● TASK PROMPT
Note each line in the data holding the string "closed" and report it.

● SOURCE RECORDS

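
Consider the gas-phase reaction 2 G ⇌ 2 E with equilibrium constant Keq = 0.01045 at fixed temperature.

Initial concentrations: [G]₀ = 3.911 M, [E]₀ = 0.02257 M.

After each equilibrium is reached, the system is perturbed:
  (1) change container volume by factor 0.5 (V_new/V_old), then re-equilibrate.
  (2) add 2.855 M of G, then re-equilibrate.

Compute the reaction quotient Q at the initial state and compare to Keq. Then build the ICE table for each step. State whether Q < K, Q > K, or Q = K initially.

Q₀ = 3.3303e-05; Q < K (proceeds forward)

Q₀ = 3.3303e-05 vs Keq = 0.01045 ⇒ Q<K, forward
Step 1:
                    G           E
  I             3.911     0.02257
  C           -0.3422      0.3422
  E             3.569      0.3648
  solve Keq expr → x = 0.1711; check Q = 0.01045
Then change container volume by factor 0.5 (V_new/V_old).
Step 2:
                    G           E
  I             7.138      0.7296
  C                 0           0
  E             7.138      0.7296
  solve Keq expr → x = 0; check Q = 0.01045
Then add 2.855 M of G.
Step 3:
                    G           E
  I             9.993      0.7296
  C           -0.2648      0.2648
  E             9.728      0.9944
  solve Keq expr → x = 0.1324; check Q = 0.01045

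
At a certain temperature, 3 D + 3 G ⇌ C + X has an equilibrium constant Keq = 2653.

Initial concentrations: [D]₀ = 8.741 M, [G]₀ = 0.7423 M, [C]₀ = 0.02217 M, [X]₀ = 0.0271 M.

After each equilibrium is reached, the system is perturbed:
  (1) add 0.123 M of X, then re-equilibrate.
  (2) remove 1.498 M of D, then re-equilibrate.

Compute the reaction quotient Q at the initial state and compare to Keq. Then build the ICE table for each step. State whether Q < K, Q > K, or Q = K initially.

Q₀ = 2.1994e-06; Q < K (proceeds forward)

Q₀ = 2.1994e-06 vs Keq = 2653 ⇒ Q<K, forward
Step 1:
                   D          G          C          X
  I            8.741     0.7423    0.02217     0.0271
  C          -0.7385    -0.7385     0.2462     0.2462
  E            8.002   0.003778     0.2683     0.2733
  solve Keq expr → x = 0.2462; check Q = 2653
Then add 0.123 M of X.
Step 2:
                   D          G          C          X
  I            8.002   0.003778     0.2683     0.3963
  C       4.9653e-04 4.9653e-04 -1.6551e-04 -1.6551e-04
  E            8.003   0.004275     0.2682     0.3961
  solve Keq expr → x = -1.6551e-04; check Q = 2653
Then remove 1.498 M of D.
Step 3:
                   D          G          C          X
  I            6.505   0.004275     0.2682     0.3961
  C       9.8005e-04 9.8005e-04 -3.2668e-04 -3.2668e-04
  E            6.506   0.005255     0.2679     0.3958
  solve Keq expr → x = -3.2668e-04; check Q = 2653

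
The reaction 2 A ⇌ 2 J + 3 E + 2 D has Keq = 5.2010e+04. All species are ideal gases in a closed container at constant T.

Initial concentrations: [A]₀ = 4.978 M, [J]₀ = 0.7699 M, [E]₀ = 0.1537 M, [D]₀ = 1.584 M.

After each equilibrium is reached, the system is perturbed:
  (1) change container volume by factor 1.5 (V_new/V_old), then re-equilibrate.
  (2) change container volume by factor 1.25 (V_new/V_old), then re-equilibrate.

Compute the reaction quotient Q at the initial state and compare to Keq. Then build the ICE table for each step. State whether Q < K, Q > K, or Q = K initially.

Q₀ = 2.1792e-04 vs Keq = 5.2010e+04 ⇒ Q<K, forward
Step 1:
                    A           J           E           D
  init          4.978      0.7699      0.1537       1.584
  Δ            -3.637       3.637       5.456       3.637
  eq            1.341       4.407        5.61       5.221
  solve Keq expr → x = 1.819; check Q = 5.2010e+04
Then change container volume by factor 1.5 (V_new/V_old).
Step 2:
                    A           J           E           D
  init         0.8938       2.938        3.74       3.481
  Δ           -0.3872      0.3872      0.5808      0.3872
  eq           0.5065       3.325       4.321       3.868
  solve Keq expr → x = 0.1936; check Q = 5.2010e+04
Then change container volume by factor 1.25 (V_new/V_old).
Step 3:
                    A           J           E           D
  init         0.4052        2.66       3.457       3.094
  Δ             -0.13        0.13       0.195        0.13
  eq           0.2753        2.79       3.651       3.224
  solve Keq expr → x = 0.06498; check Q = 5.2010e+04

Q₀ = 2.1792e-04; Q < K (proceeds forward)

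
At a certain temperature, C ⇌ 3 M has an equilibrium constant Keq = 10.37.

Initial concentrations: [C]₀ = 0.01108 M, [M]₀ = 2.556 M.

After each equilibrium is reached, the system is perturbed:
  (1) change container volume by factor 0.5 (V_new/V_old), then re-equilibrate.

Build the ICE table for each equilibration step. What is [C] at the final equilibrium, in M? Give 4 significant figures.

[C]_eq = 0.9994 M

Q₀ = 1507 vs Keq = 10.37 ⇒ Q>K, reverse
Step 1:
                  C         M
  init      0.01108     2.556
  Δ          0.3395    -1.018
  eq         0.3505     1.538
  solve Keq expr → x = -0.3395; check Q = 10.37
Then change container volume by factor 0.5 (V_new/V_old).
Step 2:
                  C         M
  init       0.7011     3.075
  Δ          0.2983   -0.8949
  eq         0.9994      2.18
  solve Keq expr → x = -0.2983; check Q = 10.37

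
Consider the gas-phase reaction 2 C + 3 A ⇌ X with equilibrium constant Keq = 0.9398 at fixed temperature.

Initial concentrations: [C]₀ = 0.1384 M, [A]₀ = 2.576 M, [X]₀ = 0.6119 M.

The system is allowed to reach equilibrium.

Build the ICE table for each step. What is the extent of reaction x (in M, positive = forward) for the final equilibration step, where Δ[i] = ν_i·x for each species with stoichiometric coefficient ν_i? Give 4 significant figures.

x = -0.02285 M

Q₀ = 1.869 vs Keq = 0.9398 ⇒ Q>K, reverse
Step 1:
                    C           A           X
  I            0.1384       2.576      0.6119
  C           0.04569     0.06854    -0.02285
  E            0.1841       2.645      0.5891
  solve Keq expr → x = -0.02285; check Q = 0.9398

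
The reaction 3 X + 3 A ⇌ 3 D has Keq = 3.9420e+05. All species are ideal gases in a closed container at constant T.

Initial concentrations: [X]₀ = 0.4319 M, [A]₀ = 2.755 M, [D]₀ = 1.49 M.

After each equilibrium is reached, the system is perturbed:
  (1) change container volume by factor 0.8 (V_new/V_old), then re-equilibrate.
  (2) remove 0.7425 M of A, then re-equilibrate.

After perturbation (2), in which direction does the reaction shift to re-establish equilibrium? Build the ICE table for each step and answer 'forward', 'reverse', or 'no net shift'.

Q₀ = 1.964 vs Keq = 3.9420e+05 ⇒ Q<K, forward
Step 1:
                    X           A           D
  I            0.4319       2.755        1.49
  C           -0.4207     -0.4207      0.4207
  E           0.01116       2.334       1.911
  solve Keq expr → x = 0.1402; check Q = 3.9420e+05
Then change container volume by factor 0.8 (V_new/V_old).
Step 2:
                    X           A           D
  I           0.01395       2.918       2.388
  C         -0.002767   -0.002767    0.002767
  E           0.01119       2.915       2.391
  solve Keq expr → x = 9.2247e-04; check Q = 3.9420e+05
Then remove 0.7425 M of A.
Step 3:
                    X           A           D
  I           0.01119       2.173       2.391
  C          0.003774    0.003774   -0.003774
  E           0.01496       2.176       2.387
  solve Keq expr → x = -0.001258; check Q = 3.9420e+05

Direction: reverse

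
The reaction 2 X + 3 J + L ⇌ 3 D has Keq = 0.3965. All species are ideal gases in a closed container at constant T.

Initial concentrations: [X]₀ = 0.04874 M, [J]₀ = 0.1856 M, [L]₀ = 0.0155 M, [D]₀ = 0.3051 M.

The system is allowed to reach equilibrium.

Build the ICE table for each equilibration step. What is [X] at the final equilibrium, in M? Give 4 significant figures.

[X]_eq = 0.2164 M

Q₀ = 1.2064e+05 vs Keq = 0.3965 ⇒ Q>K, reverse
Step 1:
                  X         J         L         D
  I         0.04874    0.1856    0.0155    0.3051
  C          0.1677    0.2515   0.08383   -0.2515
  E          0.2164    0.4371   0.09933    0.0536
  solve Keq expr → x = -0.08383; check Q = 0.3965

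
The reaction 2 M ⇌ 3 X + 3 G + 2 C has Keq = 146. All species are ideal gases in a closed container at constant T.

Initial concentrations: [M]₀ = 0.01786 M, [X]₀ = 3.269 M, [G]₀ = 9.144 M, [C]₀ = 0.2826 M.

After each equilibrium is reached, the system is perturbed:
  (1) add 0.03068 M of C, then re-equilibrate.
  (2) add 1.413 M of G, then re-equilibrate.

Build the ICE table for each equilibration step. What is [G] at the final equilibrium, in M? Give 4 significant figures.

[G]_eq = 10.12 M

Q₀ = 6.6871e+06 vs Keq = 146 ⇒ Q>K, reverse
Step 1:
                  M         X         G         C
  I         0.01786     3.269     9.144    0.2826
  C          0.2565   -0.3847   -0.3847   -0.2565
  E          0.2744     2.884     8.759   0.02611
  solve Keq expr → x = -0.1282; check Q = 146
Then add 0.03068 M of C.
Step 2:
                  M         X         G         C
  I          0.2744     2.884     8.759   0.05679
  C         0.02726  -0.04089  -0.04089  -0.02726
  E          0.3016     2.843     8.718   0.02953
  solve Keq expr → x = -0.01363; check Q = 146
Then add 1.413 M of G.
Step 3:
                  M         X         G         C
  I          0.3016     2.843     10.13   0.02953
  C        0.005402 -0.008104 -0.008104 -0.005402
  E           0.307     2.835     10.12   0.02412
  solve Keq expr → x = -0.002701; check Q = 146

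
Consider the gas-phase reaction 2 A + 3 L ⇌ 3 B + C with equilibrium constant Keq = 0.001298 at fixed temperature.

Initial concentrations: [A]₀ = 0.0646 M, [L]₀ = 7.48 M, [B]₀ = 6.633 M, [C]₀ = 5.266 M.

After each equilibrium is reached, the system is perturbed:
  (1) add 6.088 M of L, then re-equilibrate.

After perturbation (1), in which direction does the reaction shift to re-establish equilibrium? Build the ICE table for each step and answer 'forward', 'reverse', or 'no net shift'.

Q₀ = 879.9 vs Keq = 0.001298 ⇒ Q>K, reverse
Step 1:
                  A         L         B         C
  init       0.0646      7.48     6.633     5.266
  Δ           3.164     4.746    -4.746    -1.582
  eq          3.229     12.23     1.887     3.684
  solve Keq expr → x = -1.582; check Q = 0.001298
Then add 6.088 M of L.
Step 2:
                  A         L         B         C
  init        3.229     18.31     1.887     3.684
  Δ         -0.3885   -0.5827    0.5827    0.1942
  eq           2.84     17.73     2.469     3.878
  solve Keq expr → x = 0.1942; check Q = 0.001298

Direction: forward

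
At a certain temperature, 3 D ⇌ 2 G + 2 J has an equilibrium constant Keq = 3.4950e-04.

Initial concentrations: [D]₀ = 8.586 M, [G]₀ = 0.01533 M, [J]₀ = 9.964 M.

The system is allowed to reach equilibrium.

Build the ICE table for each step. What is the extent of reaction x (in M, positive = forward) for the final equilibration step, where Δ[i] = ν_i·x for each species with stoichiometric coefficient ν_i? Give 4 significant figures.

x = 0.01567 M

Q₀ = 3.6862e-05 vs Keq = 3.4950e-04 ⇒ Q<K, forward
Step 1:
                   D          G          J
  init         8.586    0.01533      9.964
  Δ         -0.04701    0.03134    0.03134
  eq           8.539    0.04667      9.995
  solve Keq expr → x = 0.01567; check Q = 3.4950e-04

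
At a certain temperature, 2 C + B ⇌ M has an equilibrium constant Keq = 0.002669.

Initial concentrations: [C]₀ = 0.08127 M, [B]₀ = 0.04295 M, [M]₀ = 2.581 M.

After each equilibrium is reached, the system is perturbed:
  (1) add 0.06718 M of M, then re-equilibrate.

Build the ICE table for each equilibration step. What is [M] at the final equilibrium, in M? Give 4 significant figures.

Q₀ = 9098 vs Keq = 0.002669 ⇒ Q>K, reverse
Step 1:
                  C         B         M
  Initial   0.08127   0.04295     2.581
  Change      4.843     2.422    -2.422
  Equil       4.924     2.464    0.1595
  solve Keq expr → x = -2.422; check Q = 0.002669
Then add 0.06718 M of M.
Step 2:
                  C         B         M
  Initial     4.924     2.464    0.2267
  Change     0.1121   0.05604  -0.05604
  Equil       5.036      2.52    0.1706
  solve Keq expr → x = -0.05604; check Q = 0.002669

[M]_eq = 0.1706 M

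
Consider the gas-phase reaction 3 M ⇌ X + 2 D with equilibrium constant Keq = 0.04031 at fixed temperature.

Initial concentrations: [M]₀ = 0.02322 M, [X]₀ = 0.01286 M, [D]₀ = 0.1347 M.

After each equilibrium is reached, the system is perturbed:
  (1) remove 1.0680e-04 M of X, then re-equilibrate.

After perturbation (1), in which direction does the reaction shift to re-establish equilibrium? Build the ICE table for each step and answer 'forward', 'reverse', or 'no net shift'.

Q₀ = 18.64 vs Keq = 0.04031 ⇒ Q>K, reverse
Step 1:
                    M           X           D
  I           0.02322     0.01286      0.1347
  C           0.03647    -0.01216    -0.02431
  E           0.05969  7.0351e-04      0.1104
  solve Keq expr → x = -0.01216; check Q = 0.04031
Then remove 1.0680e-04 M of X.
Step 2:
                    M           X           D
  I           0.05969  5.9671e-04      0.1104
  C       -2.8338e-04  9.4460e-05  1.8892e-04
  E           0.05941  6.9117e-04      0.1106
  solve Keq expr → x = 9.4460e-05; check Q = 0.04031

Direction: forward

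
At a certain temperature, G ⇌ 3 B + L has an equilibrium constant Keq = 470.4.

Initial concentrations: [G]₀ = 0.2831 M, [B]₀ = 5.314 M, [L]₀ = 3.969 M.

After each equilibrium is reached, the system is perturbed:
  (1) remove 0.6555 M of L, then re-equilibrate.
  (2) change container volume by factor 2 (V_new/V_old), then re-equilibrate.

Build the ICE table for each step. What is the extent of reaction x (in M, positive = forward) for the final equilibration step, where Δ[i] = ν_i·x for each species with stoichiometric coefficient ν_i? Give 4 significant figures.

x = 0.2017 M

Q₀ = 2104 vs Keq = 470.4 ⇒ Q>K, reverse
Step 1:
                    G           B           L
  I            0.2831       5.314       3.969
  C             0.335      -1.005      -0.335
  E            0.6181       4.309       3.634
  solve Keq expr → x = -0.335; check Q = 470.4
Then remove 0.6555 M of L.
Step 2:
                    G           B           L
  I            0.6181       4.309       2.979
  C          -0.04885      0.1465     0.04885
  E            0.5692       4.456       3.027
  solve Keq expr → x = 0.04885; check Q = 470.4
Then change container volume by factor 2 (V_new/V_old).
Step 3:
                    G           B           L
  I            0.2846       2.228       1.514
  C           -0.2017      0.6051      0.2017
  E           0.08291       2.833       1.715
  solve Keq expr → x = 0.2017; check Q = 470.4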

● FINISHED EXERCISE
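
The reaction 2 A ⇌ 2 J + 3 E + 2 D has Keq = 5.2010e+04. All species are ideal gases in a closed container at constant T.
The reaction 3 X + 3 A ⇌ 3 D has Keq = 3.9420e+05. All species are ideal gases in a closed container at constant T.
The reaction 2 X + 3 J + L ⇌ 3 D has Keq = 0.3965. All species are ideal gases in a closed container at constant T.
The reaction 2 M ⇌ 3 X + 3 G + 2 C has Keq = 146. All species are ideal gases in a closed container at constant T.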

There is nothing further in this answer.